Supplied material: Begin

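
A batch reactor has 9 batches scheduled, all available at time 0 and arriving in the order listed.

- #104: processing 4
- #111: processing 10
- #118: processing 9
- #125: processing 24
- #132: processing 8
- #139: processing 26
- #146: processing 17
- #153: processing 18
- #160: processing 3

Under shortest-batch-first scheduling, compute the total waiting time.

SPT (increasing processing time): #160 #104 #132 #118 #111 #146 #153 #125 #139.
#160: waits 0, runs 0→3
#104: waits 3, runs 3→7
#132: waits 7, runs 7→15
#118: waits 15, runs 15→24
#111: waits 24, runs 24→34
#146: waits 34, runs 34→51
#153: waits 51, runs 51→69
#125: waits 69, runs 69→93
#139: waits 93, runs 93→119
Sum = 0+3+7+15+24+34+51+69+93 = 296.

296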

Supplied material: End

| Work task |
A verbatim copy of the listing is needed.

| Response to the exercise |
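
A batch reactor has 9 batches scheduled, all available at time 0 and arriving in the order listed.

- #104: processing 4
- #111: processing 10
- #118: processing 9
- #125: processing 24
- #132: processing 8
- #139: processing 26
- #146: processing 17
- #153: processing 18
- #160: processing 3

Under shortest-batch-first scheduling, compute the total waiting time.

SPT (increasing processing time): #160 #104 #132 #118 #111 #146 #153 #125 #139.
#160: waits 0, runs 0→3
#104: waits 3, runs 3→7
#132: waits 7, runs 7→15
#118: waits 15, runs 15→24
#111: waits 24, runs 24→34
#146: waits 34, runs 34→51
#153: waits 51, runs 51→69
#125: waits 69, runs 69→93
#139: waits 93, runs 93→119
Sum = 0+3+7+15+24+34+51+69+93 = 296.

296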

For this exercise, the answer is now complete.